For each line of the data that includes the word "through", copy the line.

[Saved entries]
• • •

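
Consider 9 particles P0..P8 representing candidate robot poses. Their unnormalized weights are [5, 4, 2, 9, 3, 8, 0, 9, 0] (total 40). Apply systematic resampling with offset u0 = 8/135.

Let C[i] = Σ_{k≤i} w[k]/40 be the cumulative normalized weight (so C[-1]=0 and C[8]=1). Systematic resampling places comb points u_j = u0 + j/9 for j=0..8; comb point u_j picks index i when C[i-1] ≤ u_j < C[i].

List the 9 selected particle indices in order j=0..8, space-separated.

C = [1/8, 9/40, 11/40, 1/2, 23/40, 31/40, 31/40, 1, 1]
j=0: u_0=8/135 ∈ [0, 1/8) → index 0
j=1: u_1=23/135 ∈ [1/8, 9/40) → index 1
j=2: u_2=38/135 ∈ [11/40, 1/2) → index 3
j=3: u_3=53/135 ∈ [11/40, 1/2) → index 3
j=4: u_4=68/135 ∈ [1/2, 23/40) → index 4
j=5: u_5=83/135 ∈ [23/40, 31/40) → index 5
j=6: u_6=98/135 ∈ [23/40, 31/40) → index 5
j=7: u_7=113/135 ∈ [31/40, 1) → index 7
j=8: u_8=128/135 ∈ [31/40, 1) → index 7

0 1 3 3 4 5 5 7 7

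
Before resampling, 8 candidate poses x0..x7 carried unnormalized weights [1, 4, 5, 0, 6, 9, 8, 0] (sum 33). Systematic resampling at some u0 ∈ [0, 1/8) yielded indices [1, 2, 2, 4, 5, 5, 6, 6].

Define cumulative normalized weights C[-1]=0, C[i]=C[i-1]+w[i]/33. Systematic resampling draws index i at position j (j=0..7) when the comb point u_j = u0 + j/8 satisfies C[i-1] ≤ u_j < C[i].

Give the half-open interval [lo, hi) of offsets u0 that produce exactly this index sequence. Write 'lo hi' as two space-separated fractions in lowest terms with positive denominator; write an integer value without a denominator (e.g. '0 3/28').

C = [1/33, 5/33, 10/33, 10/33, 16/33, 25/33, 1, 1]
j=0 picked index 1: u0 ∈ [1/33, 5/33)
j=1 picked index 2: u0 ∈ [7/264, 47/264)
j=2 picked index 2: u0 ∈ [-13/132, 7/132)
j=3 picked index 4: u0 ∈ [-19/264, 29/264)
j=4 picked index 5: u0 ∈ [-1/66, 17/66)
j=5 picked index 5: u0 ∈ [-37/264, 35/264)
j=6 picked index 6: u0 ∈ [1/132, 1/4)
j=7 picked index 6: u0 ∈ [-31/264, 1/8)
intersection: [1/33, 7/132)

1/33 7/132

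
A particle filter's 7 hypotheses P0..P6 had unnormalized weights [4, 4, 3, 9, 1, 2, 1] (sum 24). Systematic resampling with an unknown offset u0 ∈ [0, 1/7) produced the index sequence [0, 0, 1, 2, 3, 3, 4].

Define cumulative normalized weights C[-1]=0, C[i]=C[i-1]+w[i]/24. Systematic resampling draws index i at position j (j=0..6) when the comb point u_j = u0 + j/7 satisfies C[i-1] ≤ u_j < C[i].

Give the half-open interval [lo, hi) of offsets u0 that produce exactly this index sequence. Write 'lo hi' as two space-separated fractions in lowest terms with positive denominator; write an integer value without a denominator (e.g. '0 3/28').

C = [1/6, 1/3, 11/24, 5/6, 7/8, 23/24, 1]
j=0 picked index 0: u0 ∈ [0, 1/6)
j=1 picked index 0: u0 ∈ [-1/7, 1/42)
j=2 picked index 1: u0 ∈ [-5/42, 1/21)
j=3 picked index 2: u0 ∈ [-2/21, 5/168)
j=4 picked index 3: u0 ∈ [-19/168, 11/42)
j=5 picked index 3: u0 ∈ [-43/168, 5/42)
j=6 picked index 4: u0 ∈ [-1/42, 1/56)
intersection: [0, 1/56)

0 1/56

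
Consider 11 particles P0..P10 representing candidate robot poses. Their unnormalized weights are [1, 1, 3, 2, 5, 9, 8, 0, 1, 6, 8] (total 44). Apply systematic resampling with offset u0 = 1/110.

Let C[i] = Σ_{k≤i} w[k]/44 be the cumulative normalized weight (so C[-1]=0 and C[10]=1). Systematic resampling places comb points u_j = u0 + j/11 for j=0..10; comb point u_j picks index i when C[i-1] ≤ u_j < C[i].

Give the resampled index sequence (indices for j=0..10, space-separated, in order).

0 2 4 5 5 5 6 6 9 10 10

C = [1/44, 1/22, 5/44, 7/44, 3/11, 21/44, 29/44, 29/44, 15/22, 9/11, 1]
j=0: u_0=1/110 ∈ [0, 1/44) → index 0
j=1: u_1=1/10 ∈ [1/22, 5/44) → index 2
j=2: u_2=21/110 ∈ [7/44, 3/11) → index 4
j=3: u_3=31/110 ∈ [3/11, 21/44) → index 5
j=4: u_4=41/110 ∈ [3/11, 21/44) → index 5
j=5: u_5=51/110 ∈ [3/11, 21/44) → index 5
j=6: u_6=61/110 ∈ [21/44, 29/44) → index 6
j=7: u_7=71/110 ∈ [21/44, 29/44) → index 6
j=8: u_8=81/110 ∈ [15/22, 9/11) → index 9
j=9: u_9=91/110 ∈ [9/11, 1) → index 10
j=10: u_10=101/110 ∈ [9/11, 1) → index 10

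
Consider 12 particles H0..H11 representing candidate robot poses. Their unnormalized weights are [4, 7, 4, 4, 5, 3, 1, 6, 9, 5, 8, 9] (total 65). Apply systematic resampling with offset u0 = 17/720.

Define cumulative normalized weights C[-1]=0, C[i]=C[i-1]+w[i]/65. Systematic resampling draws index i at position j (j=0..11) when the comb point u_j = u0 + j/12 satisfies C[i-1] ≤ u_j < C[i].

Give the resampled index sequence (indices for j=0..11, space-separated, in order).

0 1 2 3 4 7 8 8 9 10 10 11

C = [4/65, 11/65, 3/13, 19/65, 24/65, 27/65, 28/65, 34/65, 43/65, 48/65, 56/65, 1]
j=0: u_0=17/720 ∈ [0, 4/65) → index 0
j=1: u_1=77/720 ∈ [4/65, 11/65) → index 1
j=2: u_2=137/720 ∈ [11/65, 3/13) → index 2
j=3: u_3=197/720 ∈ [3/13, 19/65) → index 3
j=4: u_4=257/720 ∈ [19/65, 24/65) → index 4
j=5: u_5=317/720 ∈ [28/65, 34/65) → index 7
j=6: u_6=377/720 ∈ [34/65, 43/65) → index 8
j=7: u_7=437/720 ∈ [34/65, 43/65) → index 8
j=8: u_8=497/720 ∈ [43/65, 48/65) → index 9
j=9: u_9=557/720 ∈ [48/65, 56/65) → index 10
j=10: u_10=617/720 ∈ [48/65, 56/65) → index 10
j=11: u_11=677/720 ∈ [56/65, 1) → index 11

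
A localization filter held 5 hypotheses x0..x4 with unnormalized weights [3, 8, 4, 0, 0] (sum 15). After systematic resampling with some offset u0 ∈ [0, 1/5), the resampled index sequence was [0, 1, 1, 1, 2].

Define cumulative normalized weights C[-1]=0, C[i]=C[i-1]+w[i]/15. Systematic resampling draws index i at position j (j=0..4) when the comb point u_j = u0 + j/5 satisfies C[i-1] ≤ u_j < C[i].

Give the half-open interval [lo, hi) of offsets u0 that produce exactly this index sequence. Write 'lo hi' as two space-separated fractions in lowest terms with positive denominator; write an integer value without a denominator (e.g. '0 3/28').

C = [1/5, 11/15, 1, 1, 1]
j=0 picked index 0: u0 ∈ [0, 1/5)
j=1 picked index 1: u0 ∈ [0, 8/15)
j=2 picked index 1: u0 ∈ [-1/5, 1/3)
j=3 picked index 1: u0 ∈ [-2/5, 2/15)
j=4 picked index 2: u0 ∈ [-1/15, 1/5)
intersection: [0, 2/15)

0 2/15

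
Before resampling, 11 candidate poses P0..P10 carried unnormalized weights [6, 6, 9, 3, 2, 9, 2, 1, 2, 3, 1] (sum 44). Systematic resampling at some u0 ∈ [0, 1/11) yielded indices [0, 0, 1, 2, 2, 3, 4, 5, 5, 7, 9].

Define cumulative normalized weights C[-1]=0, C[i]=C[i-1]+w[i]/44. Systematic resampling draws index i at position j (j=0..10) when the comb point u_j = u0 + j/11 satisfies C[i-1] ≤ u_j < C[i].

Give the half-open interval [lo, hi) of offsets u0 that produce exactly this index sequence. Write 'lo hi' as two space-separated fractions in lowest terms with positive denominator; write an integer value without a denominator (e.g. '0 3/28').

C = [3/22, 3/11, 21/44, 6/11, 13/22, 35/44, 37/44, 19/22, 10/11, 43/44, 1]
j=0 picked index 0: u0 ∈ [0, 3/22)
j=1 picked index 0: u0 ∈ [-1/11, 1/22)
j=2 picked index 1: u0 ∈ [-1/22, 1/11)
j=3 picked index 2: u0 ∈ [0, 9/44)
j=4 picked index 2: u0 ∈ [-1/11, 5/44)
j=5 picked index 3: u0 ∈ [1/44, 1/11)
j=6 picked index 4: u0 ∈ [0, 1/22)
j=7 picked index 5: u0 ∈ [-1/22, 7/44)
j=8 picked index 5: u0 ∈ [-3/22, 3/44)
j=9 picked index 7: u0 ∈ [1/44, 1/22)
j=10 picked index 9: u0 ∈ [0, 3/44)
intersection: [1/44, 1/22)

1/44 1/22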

• • •

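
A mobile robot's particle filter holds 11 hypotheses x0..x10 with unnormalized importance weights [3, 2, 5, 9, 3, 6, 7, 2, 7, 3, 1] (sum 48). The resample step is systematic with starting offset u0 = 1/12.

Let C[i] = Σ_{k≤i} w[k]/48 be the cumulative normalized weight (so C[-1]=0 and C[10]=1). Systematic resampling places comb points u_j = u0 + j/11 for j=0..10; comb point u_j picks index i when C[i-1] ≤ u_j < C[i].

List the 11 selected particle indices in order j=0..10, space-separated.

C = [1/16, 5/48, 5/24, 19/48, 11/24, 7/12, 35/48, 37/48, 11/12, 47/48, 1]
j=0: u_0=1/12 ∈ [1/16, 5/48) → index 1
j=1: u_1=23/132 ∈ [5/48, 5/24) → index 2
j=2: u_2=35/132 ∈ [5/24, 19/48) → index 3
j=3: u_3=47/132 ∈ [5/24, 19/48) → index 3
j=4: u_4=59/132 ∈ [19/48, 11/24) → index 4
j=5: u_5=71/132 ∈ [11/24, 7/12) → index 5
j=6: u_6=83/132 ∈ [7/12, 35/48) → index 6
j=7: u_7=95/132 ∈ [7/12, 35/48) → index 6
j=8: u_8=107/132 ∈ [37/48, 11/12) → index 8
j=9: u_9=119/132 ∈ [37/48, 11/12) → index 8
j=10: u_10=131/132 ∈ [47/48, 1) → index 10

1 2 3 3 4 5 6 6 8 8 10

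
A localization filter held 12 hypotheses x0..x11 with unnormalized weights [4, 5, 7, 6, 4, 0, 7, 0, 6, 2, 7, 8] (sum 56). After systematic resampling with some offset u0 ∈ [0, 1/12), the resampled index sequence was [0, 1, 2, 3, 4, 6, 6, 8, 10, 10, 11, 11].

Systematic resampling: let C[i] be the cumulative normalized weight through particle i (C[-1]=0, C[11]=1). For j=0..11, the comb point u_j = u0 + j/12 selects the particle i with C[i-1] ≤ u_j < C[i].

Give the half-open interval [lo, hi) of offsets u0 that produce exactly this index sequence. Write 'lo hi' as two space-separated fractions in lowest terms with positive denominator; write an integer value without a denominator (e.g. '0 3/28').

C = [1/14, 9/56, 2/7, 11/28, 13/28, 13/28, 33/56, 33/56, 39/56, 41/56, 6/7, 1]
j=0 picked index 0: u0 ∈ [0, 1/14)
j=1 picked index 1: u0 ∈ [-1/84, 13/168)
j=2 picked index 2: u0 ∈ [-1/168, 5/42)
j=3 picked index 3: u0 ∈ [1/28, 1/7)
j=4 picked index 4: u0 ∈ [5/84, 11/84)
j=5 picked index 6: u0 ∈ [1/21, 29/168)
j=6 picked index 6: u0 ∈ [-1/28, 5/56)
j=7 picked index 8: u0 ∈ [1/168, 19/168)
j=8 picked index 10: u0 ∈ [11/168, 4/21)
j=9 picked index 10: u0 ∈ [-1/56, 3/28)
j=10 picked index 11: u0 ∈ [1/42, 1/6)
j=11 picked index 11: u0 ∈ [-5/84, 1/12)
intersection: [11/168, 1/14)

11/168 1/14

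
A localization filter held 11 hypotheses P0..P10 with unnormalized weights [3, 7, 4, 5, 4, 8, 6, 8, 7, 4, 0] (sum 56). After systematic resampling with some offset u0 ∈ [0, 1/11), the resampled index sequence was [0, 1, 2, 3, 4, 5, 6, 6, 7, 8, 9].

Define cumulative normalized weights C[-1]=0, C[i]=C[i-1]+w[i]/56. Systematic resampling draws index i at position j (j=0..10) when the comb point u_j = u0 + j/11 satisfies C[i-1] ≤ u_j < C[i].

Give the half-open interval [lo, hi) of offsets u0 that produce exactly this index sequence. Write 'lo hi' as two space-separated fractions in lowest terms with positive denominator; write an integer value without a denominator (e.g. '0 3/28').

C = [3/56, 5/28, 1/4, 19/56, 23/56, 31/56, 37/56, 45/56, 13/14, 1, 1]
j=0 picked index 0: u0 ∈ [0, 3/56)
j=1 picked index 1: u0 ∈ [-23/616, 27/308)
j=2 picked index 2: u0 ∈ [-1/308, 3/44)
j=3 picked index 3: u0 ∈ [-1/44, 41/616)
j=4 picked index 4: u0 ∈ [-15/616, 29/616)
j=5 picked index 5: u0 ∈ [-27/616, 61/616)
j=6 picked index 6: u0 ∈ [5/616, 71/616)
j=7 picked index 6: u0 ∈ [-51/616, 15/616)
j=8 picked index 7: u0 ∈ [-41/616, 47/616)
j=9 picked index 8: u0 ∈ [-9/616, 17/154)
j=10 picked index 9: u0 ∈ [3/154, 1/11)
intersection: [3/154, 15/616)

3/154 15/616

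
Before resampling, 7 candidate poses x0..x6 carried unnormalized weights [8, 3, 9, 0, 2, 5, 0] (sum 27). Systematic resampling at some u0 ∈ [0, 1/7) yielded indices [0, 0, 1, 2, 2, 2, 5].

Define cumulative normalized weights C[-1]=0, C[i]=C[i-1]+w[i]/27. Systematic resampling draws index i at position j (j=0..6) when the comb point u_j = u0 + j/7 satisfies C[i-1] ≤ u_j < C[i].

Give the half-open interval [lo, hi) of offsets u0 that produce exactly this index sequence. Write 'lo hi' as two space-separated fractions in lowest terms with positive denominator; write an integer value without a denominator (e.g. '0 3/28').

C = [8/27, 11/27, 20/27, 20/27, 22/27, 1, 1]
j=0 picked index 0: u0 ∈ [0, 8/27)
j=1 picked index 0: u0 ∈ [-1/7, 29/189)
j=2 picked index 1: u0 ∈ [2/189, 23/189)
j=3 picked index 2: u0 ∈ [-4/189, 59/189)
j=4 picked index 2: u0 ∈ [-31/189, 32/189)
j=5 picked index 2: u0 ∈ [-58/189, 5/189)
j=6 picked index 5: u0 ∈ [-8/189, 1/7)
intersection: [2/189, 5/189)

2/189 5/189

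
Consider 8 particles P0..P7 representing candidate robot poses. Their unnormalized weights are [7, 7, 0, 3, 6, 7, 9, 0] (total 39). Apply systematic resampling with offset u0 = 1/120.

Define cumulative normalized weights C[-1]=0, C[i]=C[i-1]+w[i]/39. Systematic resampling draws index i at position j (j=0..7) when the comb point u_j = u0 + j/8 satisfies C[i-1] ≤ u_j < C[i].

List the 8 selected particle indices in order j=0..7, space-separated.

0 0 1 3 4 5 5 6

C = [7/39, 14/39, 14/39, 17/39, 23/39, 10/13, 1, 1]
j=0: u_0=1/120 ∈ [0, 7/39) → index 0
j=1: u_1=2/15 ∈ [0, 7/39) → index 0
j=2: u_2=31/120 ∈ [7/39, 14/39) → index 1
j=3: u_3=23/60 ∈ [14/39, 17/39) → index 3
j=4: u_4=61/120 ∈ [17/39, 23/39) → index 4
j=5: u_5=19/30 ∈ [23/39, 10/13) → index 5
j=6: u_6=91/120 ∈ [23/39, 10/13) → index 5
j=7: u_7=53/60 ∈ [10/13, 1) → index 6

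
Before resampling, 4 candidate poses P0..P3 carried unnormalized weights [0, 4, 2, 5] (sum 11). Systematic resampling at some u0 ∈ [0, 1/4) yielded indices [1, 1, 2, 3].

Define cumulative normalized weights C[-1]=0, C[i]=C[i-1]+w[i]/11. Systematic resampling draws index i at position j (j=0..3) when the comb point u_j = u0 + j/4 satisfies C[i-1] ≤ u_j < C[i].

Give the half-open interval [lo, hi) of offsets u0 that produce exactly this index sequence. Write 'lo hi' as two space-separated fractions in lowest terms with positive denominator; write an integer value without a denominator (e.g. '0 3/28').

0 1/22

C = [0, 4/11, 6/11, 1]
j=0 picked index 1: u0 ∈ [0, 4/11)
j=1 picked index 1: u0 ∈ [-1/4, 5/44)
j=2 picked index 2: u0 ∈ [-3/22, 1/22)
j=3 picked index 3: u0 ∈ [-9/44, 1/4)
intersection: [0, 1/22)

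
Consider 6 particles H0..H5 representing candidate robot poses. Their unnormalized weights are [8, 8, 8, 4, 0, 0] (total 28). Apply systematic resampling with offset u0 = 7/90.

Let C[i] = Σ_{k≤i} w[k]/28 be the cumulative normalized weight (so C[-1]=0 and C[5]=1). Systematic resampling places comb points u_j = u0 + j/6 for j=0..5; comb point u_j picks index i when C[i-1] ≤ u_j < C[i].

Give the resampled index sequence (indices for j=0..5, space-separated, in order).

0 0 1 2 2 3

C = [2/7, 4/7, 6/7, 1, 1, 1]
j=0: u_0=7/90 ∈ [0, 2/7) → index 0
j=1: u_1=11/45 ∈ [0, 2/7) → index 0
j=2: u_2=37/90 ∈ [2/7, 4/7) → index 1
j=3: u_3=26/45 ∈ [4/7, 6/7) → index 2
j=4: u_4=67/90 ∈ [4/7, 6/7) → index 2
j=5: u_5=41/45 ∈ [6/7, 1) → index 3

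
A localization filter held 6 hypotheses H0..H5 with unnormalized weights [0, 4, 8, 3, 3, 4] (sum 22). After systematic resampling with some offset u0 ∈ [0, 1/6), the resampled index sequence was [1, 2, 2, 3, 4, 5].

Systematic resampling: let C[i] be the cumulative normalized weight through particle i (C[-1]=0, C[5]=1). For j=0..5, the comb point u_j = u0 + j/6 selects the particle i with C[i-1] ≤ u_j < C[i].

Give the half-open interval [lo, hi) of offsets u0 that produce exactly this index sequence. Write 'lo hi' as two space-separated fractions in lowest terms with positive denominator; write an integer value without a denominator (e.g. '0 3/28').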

• • •

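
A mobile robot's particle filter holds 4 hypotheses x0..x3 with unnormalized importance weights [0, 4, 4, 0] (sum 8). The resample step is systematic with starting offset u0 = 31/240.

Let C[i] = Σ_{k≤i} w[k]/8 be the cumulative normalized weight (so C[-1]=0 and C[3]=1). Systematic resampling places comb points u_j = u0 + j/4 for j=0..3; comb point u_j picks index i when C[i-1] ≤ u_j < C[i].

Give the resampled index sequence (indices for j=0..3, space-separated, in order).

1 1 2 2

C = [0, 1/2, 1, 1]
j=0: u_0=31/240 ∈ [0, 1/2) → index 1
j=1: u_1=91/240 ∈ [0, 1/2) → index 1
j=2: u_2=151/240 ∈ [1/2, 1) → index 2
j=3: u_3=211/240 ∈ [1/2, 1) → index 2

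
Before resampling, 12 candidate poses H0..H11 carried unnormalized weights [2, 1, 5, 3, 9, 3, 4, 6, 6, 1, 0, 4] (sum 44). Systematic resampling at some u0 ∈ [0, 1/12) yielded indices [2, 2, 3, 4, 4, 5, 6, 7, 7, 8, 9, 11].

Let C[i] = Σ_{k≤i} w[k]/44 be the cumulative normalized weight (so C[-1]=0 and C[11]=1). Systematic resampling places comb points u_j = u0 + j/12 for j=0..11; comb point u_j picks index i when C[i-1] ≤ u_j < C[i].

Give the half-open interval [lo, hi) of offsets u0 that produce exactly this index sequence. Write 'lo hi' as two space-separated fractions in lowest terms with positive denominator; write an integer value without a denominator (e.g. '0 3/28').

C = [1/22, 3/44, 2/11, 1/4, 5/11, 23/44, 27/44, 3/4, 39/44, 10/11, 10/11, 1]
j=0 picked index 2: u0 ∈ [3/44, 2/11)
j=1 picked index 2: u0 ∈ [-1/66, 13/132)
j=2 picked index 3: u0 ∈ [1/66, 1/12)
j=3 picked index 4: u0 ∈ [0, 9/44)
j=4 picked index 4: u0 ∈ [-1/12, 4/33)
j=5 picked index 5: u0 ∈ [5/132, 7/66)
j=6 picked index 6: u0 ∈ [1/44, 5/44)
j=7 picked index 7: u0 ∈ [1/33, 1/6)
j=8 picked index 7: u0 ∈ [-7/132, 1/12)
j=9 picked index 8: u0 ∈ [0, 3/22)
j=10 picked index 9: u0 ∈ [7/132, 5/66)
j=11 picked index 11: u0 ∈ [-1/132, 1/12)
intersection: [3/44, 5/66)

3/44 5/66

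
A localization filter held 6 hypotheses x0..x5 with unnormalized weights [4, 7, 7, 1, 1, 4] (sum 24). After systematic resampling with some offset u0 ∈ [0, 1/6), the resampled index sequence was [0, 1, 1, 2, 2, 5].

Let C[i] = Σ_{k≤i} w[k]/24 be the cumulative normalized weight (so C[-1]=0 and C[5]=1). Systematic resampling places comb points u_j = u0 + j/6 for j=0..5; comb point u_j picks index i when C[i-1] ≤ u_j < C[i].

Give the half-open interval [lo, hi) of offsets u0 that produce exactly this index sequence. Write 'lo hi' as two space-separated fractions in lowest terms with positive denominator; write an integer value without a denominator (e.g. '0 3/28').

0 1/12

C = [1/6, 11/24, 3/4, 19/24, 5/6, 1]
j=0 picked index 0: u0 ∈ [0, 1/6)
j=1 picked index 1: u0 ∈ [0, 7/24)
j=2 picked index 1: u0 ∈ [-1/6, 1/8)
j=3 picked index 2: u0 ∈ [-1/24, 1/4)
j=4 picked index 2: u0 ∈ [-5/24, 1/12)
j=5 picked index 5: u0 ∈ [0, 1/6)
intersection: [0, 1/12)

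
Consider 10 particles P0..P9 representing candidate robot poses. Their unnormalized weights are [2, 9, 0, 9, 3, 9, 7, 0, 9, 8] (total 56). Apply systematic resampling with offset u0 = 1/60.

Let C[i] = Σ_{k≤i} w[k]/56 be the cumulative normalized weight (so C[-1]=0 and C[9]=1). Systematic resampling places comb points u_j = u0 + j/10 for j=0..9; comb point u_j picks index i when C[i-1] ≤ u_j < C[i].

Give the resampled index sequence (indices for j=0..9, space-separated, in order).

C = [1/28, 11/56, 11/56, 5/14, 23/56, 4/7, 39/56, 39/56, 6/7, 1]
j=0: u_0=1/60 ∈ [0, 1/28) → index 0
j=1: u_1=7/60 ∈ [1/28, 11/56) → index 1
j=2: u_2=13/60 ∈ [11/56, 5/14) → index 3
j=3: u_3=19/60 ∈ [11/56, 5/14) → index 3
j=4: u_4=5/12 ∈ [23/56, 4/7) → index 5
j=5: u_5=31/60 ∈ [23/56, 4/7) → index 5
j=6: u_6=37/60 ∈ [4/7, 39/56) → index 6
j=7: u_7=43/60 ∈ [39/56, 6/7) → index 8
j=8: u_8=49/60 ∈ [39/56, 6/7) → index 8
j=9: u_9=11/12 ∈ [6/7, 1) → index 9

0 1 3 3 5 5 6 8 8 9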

• • •

* [WRITTEN RESPONSE]
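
Systematic resampling: let C[i] be the cumulative normalized weight through particle i (C[-1]=0, C[11]=1). For j=0..11, the comb point u_j = u0 + j/12 selects the particle i with C[i-1] ≤ u_j < C[i].
Systematic resampling: let C[i] be the cumulative normalized weight through particle i (C[-1]=0, C[5]=1). For j=0..5, the comb point u_j = u0 + j/6 selects the particle i with C[i-1] ≤ u_j < C[i].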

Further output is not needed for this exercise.